● **Input records**:
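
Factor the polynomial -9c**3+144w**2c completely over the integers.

Every term has a factor of 9c. Then 16w**2-c**2 = (4w)² − (c)².

9c(4w-c)(4w+c)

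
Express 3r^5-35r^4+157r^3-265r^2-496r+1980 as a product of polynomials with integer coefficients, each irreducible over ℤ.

By the rational root theorem, r = 11/3 is a root, giving the factor (3r-11) and quotient r^4-8r^3+23r^2-4r-180.
Then r = 5 is a root, so (r-5) divides it; the quotient is r^3-3r^2+8r+36.
Next, r = -2 is a root, giving the factor (r+2) and quotient r^2-5r+18.
The quadratic r^2-5r+18 has discriminant -47 < 0 and is irreducible over ℤ.

(3r-11)(r+2)(r-5)(r^2-5r+18)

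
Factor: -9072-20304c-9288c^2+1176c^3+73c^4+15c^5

(3c+2)(5c+6)(c-6)(c^2+9c+126)

By the rational root theorem, c = -2/3 is a root, giving the factor (3c+2) and quotient 5c^4+21c^3+378c^2-3348c-4536.
Continuing, c = 6 is a root, giving the factor (c-6) and quotient 5c^3+51c^2+684c+756.
Next, c = -6/5 is a root, so (5c+6) divides it; the quotient is c^2+9c+126.
The quadratic c^2+9c+126 has discriminant -423 < 0 and is irreducible over ℤ.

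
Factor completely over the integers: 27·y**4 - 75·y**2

Factor out 3·y**2, leaving 9·y**2 - 25, which is a difference of two squares.

3·y**2·(3·y + 5)·(3·y - 5)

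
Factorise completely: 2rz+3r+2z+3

(2z+3)(r+1)

Group as (2rz+3r) + (2z+3) = r(2z+3) + (2z+3).
Both groups share the factor (2z+3).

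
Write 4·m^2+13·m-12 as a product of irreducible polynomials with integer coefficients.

(4·m-3)·(m+4)

Need a pair with product 4·(-12) = -48 and sum 13: that's -3 and 16.
Split the middle term: 4·m^2-3·m + 16·m-12 = m·(4·m-3) + 4·(4·m-3).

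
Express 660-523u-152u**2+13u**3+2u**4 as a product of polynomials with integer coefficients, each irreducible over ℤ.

(2u-15)(u+11)(u+4)(u-1)

Among the possible rational roots, u = -11 is a root, so (u+11) divides it; the quotient is 2u**3-9u**2-53u+60.
Next, u = -4 is a root, giving the factor (u+4) and quotient 2u**2-17u+15.
The remaining quadratic factors as (u-1)(2u-15).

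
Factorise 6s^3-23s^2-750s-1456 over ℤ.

(6s+13)(s+8)(s-14)

By the rational root theorem, s = -8 is a root, so (s+8) divides it; the quotient is 6s^2-71s-182.
The remaining quadratic factors as (6s+13)(s-14).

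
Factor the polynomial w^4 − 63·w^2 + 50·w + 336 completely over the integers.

(w + 2)·(w + 8)·(w − 3)·(w − 7)

Among the possible rational roots, w = 7 is a root, so (w − 7) is a factor; dividing leaves w^3 + 7·w^2 − 14·w − 48.
Next, w = −2 is a root, so (w + 2) is a factor; dividing leaves w^2 + 5·w − 24.
The remaining quadratic factors as (w + 8)(w − 3).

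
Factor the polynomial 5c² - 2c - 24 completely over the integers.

(5c - 12)(c + 2)

Need a pair with product 5·(-24) = -120 and sum -2: that's -12 and 10.
Split the middle term: 5c² - 12c + 10c - 24 = c(5c - 12) + 2(5c - 12).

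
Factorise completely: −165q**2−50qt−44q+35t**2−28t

−(11q+7t)(15q−5t+4)

Group: −15q(11q+7t) + (5t−4)(11q+7t); both groups contain (11q+7t).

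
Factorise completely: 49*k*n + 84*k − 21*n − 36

(7*k − 3)*(7*n + 12)

Group as (49*k*n + 84*k) + (−21*n − 36) = 7*k*(7*n + 12) − 3*(7*n + 12).
Both groups share the factor (7*n + 12).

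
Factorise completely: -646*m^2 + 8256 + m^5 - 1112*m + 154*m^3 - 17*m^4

Among the possible rational roots, m = 8 is a root, so (m - 8) is a factor; dividing leaves m^4 - 9*m^3 + 82*m^2 + 10*m - 1032.
Continuing, m = -3 is a root, so (m + 3) is a factor; dividing leaves m^3 - 12*m^2 + 118*m - 344.
Continuing, m = 4 is a root, giving the factor (m - 4) and quotient m^2 - 8*m + 86.
The quadratic m^2 - 8*m + 86 has discriminant -280 < 0 and is irreducible over ℤ.

(m + 3)*(m - 4)*(m - 8)*(m^2 - 8*m + 86)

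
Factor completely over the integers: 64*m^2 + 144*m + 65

Need a pair with product 64·65 = 4160 and sum 144: that's 40 and 104.
Split the middle term: 64*m^2 + 40*m + 104*m + 65 = 8*m*(8*m + 5) + 13*(8*m + 5).

(8*m + 13)*(8*m + 5)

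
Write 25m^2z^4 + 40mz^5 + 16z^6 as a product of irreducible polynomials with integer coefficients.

z^4(5m + 4z)^2

Pull out the common factor z^4, leaving 25m^2 + 40mz + 16z^2.
Recognize a perfect-square trinomial with the parts 4z and 5m.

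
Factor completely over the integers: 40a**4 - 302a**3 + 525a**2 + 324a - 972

(2a - 9)(4a - 9)(5a + 6)(a - 2)

Testing divisors of the constant over divisors of the leading coefficient, a = 2 is a root, so (a - 2) divides it; the quotient is 40a**3 - 222a**2 + 81a + 486.
Next, a = 9/2 is a root, giving the factor (2a - 9) and quotient 20a**2 - 21a - 54.
The remaining quadratic factors as (5a + 6)(4a - 9).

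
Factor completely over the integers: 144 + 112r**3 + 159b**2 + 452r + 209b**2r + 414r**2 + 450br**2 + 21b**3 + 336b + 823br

Group: 7b(3b**2 + 29br + 21b + 56r**2 + 95r + 36) + (2r + 4)(3b**2 + 29br + 21b + 56r**2 + 95r + 36); both groups contain (3b**2 + 29br + 21b + 56r**2 + 95r + 36), so (7b + 2r + 4) is a factor with cofactor 3b**2 + 29br + 21b + 56r**2 + 95r + 36.
The cofactor groups again: 3b**2 + 29br + 21b + 56r**2 + 95r + 36 = b(3b + 8r + 9) + (7r + 4)(3b + 8r + 9); both groups contain (3b + 8r + 9), giving (b + 7r + 4)(3b + 8r + 9).

(3b + 8r + 9)(7b + 2r + 4)(b + 7r + 4)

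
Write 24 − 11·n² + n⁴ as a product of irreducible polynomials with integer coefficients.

(n² − 3)·(n² − 8)

Substitute u = n² to get a quadratic in u, then factor.
n² − 3 is irreducible over ℤ (3 is not a perfect square).
n² − 8 is irreducible over ℤ (8 is not a perfect square).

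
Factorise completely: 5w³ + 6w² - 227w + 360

Among the possible rational roots, w = 9/5 is a root, giving the factor (5w - 9) and quotient w² + 3w - 40.
The remaining quadratic factors as (w + 8)(w - 5).

(5w - 9)(w + 8)(w - 5)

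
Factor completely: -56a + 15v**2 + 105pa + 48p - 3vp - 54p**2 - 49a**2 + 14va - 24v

(5v + 9p - 7a - 8)(3v - 6p + 7a)

Group: 3v(5v + 9p - 7a - 8) + (-6p + 7a)(5v + 9p - 7a - 8); both groups contain (5v + 9p - 7a - 8).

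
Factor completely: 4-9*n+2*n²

(2*n-1)*(n-4)

Need a pair with product 2·4 = 8 and sum -9: that's -8 and -1.
Split the middle term: 2*n²-8*n - n+4 = 2*n*(n-4) - (n-4).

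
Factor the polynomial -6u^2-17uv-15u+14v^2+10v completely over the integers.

Group: -2u(3u-2v) + (-7v-5)(3u-2v); both groups contain (3u-2v).

-(2u+7v+5)(3u-2v)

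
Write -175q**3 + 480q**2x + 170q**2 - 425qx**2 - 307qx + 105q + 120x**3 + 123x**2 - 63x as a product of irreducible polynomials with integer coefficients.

Group: 5q(-35q**2 + 75qx + 34q - 40x**2 - 41x + 21) - 3x(-35q**2 + 75qx + 34q - 40x**2 - 41x + 21); both groups contain (-35q**2 + 75qx + 34q - 40x**2 - 41x + 21), so (5q - 3x) is a factor with cofactor -35q**2 + 75qx + 34q - 40x**2 - 41x + 21.
The cofactor groups again: -35q**2 + 75qx + 34q - 40x**2 - 41x + 21 = -7q(5q - 5x - 7) + (8x - 3)(5q - 5x - 7); both groups contain (5q - 5x - 7), giving -(7q - 8x + 3)(5q - 5x - 7).

-(5q - 3x)(5q - 5x - 7)(7q - 8x + 3)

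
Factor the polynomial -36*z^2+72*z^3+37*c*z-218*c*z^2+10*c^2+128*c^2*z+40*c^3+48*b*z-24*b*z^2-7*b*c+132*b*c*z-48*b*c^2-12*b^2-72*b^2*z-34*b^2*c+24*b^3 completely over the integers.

(2*b-4*c+2*z-1)*(3*b-2*c-9*z)*(4*b+5*c-4*z)

Group: 4*b*(6*b^2-16*b*c-12*b*z-3*b+8*c^2+32*c*z+2*c-18*z^2+9*z) + (5*c-4*z)*(6*b^2-16*b*c-12*b*z-3*b+8*c^2+32*c*z+2*c-18*z^2+9*z); both groups contain (6*b^2-16*b*c-12*b*z-3*b+8*c^2+32*c*z+2*c-18*z^2+9*z), so (4*b+5*c-4*z) is a factor with cofactor 6*b^2-16*b*c-12*b*z-3*b+8*c^2+32*c*z+2*c-18*z^2+9*z.
The cofactor groups again: 6*b^2-16*b*c-12*b*z-3*b+8*c^2+32*c*z+2*c-18*z^2+9*z = 2*b*(3*b-2*c-9*z) + (-4*c+2*z-1)*(3*b-2*c-9*z); both groups contain (3*b-2*c-9*z), giving (2*b-4*c+2*z-1)*(3*b-2*c-9*z).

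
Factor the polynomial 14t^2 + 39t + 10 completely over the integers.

(2t + 5)(7t + 2)

Need a pair with product 14·10 = 140 and sum 39: that's 35 and 4.
Split the middle term: 14t^2 + 35t + 4t + 10 = 7t(2t + 5) + 2(2t + 5).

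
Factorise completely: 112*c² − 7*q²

Factor out 7, leaving 16*c² − q², which is a difference of two squares.

7*(4*c + q)*(4*c − q)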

● **Description of the task**:
Starting at the line that contains "Factor the polynomial 14t^2", retype each remaining line of the records exactly; that line and the last line are both included.

● **Exercise response**:
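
Factor the polynomial 14t^2 + 39t + 10 completely over the integers.

(2t + 5)(7t + 2)

Need a pair with product 14·10 = 140 and sum 39: that's 35 and 4.
Split the middle term: 14t^2 + 35t + 4t + 10 = 7t(2t + 5) + 2(2t + 5).

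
Factorise completely: 112*c² − 7*q²

Factor out 7, leaving 16*c² − q², which is a difference of two squares.

7*(4*c + q)*(4*c − q)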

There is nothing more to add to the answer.